## [WHAT THE TASK ASKS]
Each line that contains the string "following" counts once; report how many such lines appear in the data, as a number only.

■ ■ ■

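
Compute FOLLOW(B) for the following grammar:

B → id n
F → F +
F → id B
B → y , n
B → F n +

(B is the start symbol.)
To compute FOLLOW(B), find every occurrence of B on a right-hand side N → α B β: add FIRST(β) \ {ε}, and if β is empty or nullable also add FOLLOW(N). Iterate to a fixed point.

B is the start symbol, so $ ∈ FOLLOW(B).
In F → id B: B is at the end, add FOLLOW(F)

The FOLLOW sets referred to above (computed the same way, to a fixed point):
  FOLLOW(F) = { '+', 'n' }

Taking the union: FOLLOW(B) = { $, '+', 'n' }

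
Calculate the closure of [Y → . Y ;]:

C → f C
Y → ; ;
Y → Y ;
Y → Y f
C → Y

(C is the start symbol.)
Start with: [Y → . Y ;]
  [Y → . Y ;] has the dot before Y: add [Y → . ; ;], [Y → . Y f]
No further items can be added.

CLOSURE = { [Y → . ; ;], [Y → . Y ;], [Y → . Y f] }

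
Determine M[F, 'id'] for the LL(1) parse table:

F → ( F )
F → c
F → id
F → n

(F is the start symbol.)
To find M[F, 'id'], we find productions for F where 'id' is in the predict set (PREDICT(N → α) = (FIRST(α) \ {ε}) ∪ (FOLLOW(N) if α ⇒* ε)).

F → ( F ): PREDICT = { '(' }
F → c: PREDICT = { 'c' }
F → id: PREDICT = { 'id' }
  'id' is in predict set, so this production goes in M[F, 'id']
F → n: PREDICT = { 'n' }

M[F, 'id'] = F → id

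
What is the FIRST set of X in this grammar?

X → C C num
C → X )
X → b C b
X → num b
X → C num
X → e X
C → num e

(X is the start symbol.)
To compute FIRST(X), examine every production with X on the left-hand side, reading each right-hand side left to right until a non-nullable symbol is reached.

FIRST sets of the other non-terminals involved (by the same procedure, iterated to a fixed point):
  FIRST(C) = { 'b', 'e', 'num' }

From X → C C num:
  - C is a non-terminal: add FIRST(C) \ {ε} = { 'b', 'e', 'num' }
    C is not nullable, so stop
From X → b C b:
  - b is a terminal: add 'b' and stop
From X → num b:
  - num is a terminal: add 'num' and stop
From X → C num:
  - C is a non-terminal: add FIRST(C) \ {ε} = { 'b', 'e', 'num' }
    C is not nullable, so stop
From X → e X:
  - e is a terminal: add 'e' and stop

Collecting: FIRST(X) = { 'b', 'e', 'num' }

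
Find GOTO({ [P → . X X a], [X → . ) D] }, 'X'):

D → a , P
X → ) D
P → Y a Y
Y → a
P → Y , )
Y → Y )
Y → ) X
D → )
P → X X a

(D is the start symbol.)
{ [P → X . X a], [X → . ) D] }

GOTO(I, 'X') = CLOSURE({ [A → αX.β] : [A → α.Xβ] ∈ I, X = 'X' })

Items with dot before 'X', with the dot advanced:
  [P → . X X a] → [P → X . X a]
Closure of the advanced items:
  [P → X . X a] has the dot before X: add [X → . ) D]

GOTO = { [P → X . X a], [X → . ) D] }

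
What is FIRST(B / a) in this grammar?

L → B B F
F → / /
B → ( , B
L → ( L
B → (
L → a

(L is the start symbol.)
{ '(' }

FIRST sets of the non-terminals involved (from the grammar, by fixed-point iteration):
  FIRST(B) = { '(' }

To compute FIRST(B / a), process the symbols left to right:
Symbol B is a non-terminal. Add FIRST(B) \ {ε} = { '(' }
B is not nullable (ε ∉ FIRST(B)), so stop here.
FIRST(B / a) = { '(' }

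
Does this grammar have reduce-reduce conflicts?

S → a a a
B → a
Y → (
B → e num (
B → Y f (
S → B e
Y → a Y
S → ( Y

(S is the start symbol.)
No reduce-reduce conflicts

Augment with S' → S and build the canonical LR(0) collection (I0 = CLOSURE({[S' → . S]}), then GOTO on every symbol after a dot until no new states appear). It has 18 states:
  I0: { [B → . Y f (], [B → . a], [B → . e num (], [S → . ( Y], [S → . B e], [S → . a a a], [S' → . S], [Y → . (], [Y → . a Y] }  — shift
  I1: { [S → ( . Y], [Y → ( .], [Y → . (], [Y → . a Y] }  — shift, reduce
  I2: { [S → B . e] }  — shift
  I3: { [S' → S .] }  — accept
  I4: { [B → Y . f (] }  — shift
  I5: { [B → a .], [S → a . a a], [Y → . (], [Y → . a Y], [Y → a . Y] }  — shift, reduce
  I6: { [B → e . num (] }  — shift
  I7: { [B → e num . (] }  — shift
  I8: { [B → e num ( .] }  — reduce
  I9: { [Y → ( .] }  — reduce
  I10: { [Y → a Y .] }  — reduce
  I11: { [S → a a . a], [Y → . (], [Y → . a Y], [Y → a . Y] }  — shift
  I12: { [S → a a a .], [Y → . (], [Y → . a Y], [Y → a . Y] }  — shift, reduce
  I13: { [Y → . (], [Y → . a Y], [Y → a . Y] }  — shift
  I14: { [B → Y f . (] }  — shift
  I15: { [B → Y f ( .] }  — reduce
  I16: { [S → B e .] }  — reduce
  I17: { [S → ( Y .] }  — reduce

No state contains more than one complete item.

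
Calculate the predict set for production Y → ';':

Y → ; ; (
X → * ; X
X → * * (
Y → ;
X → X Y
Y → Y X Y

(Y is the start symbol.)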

■ ■ ■

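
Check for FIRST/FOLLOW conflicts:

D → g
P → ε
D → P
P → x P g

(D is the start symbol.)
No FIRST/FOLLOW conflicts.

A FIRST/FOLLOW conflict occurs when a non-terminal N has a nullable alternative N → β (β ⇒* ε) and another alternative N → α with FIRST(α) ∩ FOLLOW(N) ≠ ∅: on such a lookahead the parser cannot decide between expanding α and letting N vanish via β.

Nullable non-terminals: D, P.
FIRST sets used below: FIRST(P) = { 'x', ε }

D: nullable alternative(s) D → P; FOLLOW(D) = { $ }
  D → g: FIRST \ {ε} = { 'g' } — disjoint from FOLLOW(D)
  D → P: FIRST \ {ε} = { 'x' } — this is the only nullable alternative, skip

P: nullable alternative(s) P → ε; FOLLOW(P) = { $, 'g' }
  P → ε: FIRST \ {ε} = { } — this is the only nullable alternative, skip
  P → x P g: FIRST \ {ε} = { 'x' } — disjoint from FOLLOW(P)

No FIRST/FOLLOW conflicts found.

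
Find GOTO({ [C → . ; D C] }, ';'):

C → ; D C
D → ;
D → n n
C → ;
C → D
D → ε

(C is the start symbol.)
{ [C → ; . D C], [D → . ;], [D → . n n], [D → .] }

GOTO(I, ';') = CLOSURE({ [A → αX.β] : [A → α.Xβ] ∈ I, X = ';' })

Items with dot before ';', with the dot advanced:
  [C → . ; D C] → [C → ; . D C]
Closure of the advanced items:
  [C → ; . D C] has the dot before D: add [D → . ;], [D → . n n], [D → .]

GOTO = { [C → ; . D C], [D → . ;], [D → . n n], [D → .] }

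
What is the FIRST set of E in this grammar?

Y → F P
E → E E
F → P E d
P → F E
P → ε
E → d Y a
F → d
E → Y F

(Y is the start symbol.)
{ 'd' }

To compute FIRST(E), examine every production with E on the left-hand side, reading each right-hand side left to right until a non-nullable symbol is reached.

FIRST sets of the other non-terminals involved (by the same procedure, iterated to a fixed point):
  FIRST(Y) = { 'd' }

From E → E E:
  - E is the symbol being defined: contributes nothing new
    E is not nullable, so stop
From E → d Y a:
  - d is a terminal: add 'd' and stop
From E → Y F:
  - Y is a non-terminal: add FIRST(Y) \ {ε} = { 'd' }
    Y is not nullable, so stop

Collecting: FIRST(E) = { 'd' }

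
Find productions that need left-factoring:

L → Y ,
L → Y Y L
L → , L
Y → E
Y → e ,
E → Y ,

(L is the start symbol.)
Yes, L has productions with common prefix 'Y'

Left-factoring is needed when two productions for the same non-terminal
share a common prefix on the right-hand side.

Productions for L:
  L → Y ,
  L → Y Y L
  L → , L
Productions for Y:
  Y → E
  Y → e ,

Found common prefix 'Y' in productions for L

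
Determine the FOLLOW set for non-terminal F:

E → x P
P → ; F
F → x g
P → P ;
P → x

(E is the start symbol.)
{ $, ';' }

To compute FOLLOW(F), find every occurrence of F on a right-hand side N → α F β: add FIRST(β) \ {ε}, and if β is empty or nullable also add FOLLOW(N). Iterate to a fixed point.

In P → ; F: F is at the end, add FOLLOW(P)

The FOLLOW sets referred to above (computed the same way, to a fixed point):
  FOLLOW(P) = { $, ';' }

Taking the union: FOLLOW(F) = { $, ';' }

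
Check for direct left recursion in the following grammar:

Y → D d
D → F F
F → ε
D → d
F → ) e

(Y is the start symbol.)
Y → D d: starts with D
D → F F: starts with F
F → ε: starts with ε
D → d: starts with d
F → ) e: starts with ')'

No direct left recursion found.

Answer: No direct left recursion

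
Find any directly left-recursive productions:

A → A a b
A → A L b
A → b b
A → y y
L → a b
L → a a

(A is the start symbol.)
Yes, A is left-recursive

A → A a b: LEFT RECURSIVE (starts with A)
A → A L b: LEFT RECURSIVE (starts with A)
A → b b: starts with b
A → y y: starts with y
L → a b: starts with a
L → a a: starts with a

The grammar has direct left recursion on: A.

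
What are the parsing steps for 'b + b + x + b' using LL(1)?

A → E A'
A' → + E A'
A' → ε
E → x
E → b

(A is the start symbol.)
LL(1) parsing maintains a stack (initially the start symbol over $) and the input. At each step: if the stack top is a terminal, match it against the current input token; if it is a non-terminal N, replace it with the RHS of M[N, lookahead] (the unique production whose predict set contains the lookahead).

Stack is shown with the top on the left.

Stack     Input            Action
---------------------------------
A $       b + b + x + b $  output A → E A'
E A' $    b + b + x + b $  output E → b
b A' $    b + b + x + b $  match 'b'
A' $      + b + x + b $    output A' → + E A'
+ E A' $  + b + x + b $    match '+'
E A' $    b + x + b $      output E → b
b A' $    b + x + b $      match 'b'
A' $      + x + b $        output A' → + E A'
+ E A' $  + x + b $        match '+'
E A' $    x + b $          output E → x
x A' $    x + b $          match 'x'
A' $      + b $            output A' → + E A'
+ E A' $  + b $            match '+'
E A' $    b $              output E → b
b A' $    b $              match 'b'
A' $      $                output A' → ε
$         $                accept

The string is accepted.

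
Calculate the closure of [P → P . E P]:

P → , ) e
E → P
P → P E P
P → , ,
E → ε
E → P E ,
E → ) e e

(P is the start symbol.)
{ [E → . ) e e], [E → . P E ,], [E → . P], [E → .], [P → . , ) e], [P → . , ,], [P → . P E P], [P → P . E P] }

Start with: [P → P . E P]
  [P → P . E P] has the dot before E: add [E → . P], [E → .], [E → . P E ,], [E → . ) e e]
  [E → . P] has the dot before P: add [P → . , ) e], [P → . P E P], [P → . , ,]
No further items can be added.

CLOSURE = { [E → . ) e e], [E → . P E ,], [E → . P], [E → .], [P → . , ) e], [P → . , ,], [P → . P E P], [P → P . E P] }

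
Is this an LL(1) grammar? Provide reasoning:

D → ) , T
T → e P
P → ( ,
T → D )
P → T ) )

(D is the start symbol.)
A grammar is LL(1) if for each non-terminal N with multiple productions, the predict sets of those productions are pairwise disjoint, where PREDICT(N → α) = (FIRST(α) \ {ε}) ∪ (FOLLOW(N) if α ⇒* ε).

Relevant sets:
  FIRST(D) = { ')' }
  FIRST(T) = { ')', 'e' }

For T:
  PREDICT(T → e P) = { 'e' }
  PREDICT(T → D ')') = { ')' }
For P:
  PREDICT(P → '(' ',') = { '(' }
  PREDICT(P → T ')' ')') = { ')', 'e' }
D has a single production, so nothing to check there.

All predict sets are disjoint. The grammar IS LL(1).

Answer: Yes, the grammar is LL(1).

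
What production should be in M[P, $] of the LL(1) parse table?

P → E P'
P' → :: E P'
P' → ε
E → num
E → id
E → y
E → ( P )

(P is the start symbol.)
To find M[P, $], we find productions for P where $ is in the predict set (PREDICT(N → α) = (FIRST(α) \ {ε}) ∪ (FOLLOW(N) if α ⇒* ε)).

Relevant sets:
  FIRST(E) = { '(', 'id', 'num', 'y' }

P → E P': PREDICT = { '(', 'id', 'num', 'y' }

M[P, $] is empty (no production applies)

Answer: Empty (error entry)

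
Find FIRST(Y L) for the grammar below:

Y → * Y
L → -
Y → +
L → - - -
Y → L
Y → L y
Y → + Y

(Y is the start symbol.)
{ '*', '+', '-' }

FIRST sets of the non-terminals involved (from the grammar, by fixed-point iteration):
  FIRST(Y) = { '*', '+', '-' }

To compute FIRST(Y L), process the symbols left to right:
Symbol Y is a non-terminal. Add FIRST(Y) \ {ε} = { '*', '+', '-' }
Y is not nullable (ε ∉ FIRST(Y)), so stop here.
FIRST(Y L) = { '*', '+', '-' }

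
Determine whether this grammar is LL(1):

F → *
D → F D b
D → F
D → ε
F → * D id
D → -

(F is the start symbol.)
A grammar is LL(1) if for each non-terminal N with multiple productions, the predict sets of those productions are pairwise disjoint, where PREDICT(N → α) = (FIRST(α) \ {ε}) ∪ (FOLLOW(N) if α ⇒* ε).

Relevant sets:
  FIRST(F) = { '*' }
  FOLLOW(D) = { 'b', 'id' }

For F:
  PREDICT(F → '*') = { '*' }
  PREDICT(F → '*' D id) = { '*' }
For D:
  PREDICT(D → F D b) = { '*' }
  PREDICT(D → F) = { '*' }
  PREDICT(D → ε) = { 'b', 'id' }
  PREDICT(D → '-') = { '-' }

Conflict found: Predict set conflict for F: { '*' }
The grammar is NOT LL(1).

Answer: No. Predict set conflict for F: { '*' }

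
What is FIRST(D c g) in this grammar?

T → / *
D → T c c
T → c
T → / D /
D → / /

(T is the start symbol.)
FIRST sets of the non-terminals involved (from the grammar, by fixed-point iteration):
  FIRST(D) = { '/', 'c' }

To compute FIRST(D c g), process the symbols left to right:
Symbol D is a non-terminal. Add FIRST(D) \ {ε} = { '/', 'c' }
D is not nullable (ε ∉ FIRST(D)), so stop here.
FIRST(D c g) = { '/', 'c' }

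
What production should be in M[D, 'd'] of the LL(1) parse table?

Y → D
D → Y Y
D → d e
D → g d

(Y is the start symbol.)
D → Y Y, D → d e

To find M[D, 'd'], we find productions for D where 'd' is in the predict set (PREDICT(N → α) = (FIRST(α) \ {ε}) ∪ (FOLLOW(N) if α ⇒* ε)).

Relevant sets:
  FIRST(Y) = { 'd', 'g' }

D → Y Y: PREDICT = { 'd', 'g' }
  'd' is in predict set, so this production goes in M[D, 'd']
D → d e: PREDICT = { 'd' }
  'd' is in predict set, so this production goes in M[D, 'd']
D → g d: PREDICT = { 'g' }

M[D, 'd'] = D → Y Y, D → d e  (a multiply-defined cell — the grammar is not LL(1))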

■ ■ ■

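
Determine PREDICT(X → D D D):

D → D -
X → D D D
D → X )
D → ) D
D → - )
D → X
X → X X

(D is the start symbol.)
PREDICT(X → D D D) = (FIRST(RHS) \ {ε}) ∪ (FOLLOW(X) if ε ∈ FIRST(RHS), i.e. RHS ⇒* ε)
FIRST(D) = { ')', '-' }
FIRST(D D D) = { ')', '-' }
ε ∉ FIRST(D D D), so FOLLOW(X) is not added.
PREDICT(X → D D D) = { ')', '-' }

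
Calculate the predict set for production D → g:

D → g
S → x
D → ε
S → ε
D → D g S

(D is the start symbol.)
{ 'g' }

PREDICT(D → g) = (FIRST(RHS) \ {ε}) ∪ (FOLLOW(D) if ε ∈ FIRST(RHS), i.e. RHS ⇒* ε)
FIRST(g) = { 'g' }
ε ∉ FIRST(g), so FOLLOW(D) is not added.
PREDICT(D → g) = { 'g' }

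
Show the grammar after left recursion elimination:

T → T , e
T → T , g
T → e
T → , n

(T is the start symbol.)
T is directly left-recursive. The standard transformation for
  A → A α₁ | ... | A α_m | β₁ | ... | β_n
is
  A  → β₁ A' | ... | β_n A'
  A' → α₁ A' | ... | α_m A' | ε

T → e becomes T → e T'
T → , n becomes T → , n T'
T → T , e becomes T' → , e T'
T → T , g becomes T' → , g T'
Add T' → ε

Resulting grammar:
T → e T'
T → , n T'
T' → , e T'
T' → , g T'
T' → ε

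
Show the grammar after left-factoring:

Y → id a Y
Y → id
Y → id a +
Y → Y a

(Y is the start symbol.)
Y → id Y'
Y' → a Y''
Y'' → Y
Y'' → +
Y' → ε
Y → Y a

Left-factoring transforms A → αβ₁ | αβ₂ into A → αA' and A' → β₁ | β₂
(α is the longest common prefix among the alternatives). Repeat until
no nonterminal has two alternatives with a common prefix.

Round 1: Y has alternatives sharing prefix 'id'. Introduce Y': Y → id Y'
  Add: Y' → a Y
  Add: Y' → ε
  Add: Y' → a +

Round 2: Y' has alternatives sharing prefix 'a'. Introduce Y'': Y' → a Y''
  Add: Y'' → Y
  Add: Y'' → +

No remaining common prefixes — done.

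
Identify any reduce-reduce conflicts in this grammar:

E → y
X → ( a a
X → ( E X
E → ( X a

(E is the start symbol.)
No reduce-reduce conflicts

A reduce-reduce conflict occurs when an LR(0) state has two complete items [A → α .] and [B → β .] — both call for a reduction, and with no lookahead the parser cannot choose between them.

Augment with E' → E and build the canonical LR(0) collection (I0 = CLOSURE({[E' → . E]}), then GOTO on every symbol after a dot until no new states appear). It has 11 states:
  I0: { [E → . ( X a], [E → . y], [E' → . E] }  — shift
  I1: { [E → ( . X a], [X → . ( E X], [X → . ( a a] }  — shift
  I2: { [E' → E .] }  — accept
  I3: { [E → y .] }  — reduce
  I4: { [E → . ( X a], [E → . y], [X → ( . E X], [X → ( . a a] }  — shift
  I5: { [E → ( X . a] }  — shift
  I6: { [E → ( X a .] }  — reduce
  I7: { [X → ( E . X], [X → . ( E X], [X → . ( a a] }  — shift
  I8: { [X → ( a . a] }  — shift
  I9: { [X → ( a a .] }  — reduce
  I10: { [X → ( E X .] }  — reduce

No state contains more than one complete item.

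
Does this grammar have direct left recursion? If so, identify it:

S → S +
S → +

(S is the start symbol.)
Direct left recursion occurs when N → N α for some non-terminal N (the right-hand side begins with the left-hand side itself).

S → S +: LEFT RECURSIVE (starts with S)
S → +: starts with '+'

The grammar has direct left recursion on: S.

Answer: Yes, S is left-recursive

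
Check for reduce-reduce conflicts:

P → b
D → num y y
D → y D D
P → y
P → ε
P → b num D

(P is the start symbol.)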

■ ■ ■

## [EXERCISE OUTPUT]
2